Line by line, reproduce the material below exactly.

# Provided records
☆ ☆ ☆

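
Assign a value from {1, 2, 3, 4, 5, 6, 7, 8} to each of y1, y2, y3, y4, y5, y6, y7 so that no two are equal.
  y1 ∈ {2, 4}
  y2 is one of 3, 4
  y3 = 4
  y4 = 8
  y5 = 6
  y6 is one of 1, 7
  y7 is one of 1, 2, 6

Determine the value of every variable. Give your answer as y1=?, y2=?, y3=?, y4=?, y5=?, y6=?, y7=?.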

☆ ☆ ☆

# Response to this exercise
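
Assign a value from {1, 2, 3, 4, 5, 6, 7, 8} to each of y1, y2, y3, y4, y5, y6, y7 so that no two are equal.
  y1 ∈ {2, 4}
  y2 is one of 3, 4
  y3 = 4
  y4 = 8
  y5 = 6
  y6 is one of 1, 7
  y7 is one of 1, 2, 6

Determine the value of every variable. Give your answer as y1=?, y2=?, y3=?, y4=?, y5=?, y6=?, y7=?.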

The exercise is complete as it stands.